TASK DESCRIPTION » Below are records. Find each line in them that holds the word "prismatic" and copy it.

LISTED RECORDS »
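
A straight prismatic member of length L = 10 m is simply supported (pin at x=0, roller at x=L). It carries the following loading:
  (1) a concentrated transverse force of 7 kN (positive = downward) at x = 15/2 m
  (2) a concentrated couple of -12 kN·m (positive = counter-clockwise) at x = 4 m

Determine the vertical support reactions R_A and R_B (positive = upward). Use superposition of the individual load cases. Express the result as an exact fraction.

Load 1 — point force P=7 kN at a=15/2 m (b=L-a=5/2):
  R_A = Pb/L = 7·(5/2)/10 = 7/4 kN
  R_B = Pa/L = 7·(15/2)/10 = 21/4 kN
Load 2 — applied couple M₀=-12 kN·m at a=4 m (b=L-a=6):
  R_A = M₀/L = (-12)/10 = -6/5 kN
  R_B = -M₀/L = -(-12)/10 = 6/5 kN
Superposition: R_A = 11/20 kN, R_B = 129/20 kN

R_A = 11/20 kN, R_B = 129/20 kN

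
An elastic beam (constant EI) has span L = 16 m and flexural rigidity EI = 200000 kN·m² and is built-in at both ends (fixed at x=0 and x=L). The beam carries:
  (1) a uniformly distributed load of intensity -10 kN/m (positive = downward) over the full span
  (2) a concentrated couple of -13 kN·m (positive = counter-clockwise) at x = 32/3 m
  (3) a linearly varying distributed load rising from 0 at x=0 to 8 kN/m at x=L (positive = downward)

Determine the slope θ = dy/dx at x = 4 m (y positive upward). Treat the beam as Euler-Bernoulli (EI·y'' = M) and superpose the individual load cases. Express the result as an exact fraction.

Load 1 — uniform load w=-10 kN/m over full span:
  θ_1 = -wx(L-x)(L-2x)/(12EI) = -(-10)·4·(16-4)·(16-2·4)/(12·200000) = 1/625 rad
Load 2 — applied couple M₀=-13 kN·m at a=32/3 m (b=L-a=16/3):
  θ_2 = (R_Ax²/2 - M_Ax)/EI  [x≤a] with R_A=-13/12, M_A=-13/3 = ((-13/12)·4²/2 - (-13/3)·4)/200000 = 13/300000 rad
Load 3 — triangular load w₀=8 kN/m (0→w₀ over full span):
  θ_3 = -w₀(2x(L-x)(L-2x)(x+2L)+x²(L-x)²)/(120LEI) = -8·(2·4·(16-4)·(16-2·4)·(4+2·16)+4²·(16-4)²)/(120·16·200000) = -39/62500 rad
Superposition: θ = Σ θ_i = 1529/1500000 rad ≈ 0.001019 rad

θ(4) = 1529/1500000 rad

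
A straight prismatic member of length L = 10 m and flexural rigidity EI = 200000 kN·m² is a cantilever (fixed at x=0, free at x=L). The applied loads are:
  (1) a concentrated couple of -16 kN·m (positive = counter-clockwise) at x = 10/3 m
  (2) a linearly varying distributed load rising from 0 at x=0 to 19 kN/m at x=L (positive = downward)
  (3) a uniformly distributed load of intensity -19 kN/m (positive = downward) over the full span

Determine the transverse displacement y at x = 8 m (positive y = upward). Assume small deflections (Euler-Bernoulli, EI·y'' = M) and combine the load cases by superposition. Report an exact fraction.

Load 1 — applied couple M₀=-16 kN·m at a=10/3 m (b=L-a=20/3):
  y_1 = M₀a(2x-a)/(2EI)  [x>a] = (-16)·(10/3)·(2·8-(10/3))/(2·200000) = -19/11250 m
Load 2 — triangular load w₀=19 kN/m (0→w₀ over full span):
  y_2 = (w₀Lx³/12-w₀L²x²/6-w₀x⁵/(120L))/EI = (19·10·8³/12-19·10²·8²/6-19·8⁵/(120·10))/200000 = -14858/234375 m
Load 3 — uniform load w=-19 kN/m over full span:
  y_3 = -wx²(x²-4Lx+6L²)/(24EI) = -(-19)·8²·(8²-4·10·8+6·10²)/(24·200000) = 817/9375 m
Superposition: y = Σ y_i = 31027/1406250 m ≈ 0.022064 m

y(8) = 31027/1406250 m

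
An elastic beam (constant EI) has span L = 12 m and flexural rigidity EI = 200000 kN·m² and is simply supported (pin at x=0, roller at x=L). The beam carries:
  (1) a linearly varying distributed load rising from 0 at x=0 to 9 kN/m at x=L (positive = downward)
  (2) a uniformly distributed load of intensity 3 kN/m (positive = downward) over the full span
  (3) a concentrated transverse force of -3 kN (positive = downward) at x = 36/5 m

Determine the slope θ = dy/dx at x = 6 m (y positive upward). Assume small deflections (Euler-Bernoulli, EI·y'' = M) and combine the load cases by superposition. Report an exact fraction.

Load 1 — triangular load w₀=9 kN/m (0→w₀ over full span):
  θ_1 = -w₀(7L⁴-30L²x²+15x⁴)/(360LEI) = -9·(7·12⁴-30·12²·6²+15·6⁴)/(360·12·200000) = -189/2000000 rad
Load 2 — uniform load w=3 kN/m over full span:
  θ_2 = -w(L³-6Lx²+4x³)/(24EI) = -3·(12³-6·12·6²+4·6³)/(24·200000) = 0 rad
Load 3 — point force P=-3 kN at a=36/5 m (b=L-a=24/5):
  θ_3 = -Pb(L²-b²-3x²)/(6LEI)  [x≤a] = -(-3)·(24/5)·(12²-(24/5)²-3·6²)/(6·12·200000) = 81/6250000 rad
Superposition: θ = Σ θ_i = -4077/50000000 rad ≈ -0.000082 rad

θ(6) = -4077/50000000 rad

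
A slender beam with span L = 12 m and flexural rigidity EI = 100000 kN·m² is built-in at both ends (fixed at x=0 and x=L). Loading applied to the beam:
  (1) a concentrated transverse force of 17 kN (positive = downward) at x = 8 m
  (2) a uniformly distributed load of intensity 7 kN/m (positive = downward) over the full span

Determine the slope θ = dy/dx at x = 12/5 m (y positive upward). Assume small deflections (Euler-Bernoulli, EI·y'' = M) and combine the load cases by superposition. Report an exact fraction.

θ(12/5) = -5641/4687500 rad

Load 1 — point force P=17 kN at a=8 m (b=L-a=4):
  θ_1 = -Pb²x(2aL-(3a+b)x)/(2L³EI)  [x≤a] = -17·4²·(12/5)·(2·8·12-(3·8+4)·(12/5))/(2·12³·100000) = -221/937500 rad
Load 2 — uniform load w=7 kN/m over full span:
  θ_2 = -wx(L-x)(L-2x)/(12EI) = -7·(12/5)·(12-(12/5))·(12-2·(12/5))/(12·100000) = -378/390625 rad
Superposition: θ = Σ θ_i = -5641/4687500 rad ≈ -0.001203 rad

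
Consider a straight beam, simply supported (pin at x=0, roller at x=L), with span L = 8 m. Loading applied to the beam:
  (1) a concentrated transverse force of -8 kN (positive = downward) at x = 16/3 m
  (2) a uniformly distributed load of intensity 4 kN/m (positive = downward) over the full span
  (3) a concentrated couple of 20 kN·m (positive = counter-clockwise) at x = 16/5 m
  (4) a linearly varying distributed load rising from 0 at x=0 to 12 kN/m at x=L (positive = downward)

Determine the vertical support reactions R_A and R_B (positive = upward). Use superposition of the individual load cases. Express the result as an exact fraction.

Load 1 — point force P=-8 kN at a=16/3 m (b=L-a=8/3):
  R_A = Pb/L = (-8)·(8/3)/8 = -8/3 kN
  R_B = Pa/L = (-8)·(16/3)/8 = -16/3 kN
Load 2 — uniform load w=4 kN/m over full span:
  R_A = wL/2 = 4·8/2 = 16 kN
  R_B = wL/2 = 4·8/2 = 16 kN
Load 3 — applied couple M₀=20 kN·m at a=16/5 m (b=L-a=24/5):
  R_A = M₀/L = 20/8 = 5/2 kN
  R_B = -M₀/L = -20/8 = -5/2 kN
Load 4 — triangular load w₀=12 kN/m (0→w₀ over full span):
  R_A = w₀L/6 = 12·8/6 = 16 kN
  R_B = w₀L/3 = 12·8/3 = 32 kN
Superposition: R_A = 191/6 kN, R_B = 241/6 kN

R_A = 191/6 kN, R_B = 241/6 kN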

EXPECTED ANSWER »
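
A straight prismatic member of length L = 10 m is simply supported (pin at x=0, roller at x=L). It carries the following loading:
A straight prismatic member of length L = 10 m and flexural rigidity EI = 200000 kN·m² is a cantilever (fixed at x=0, free at x=L). The applied loads are: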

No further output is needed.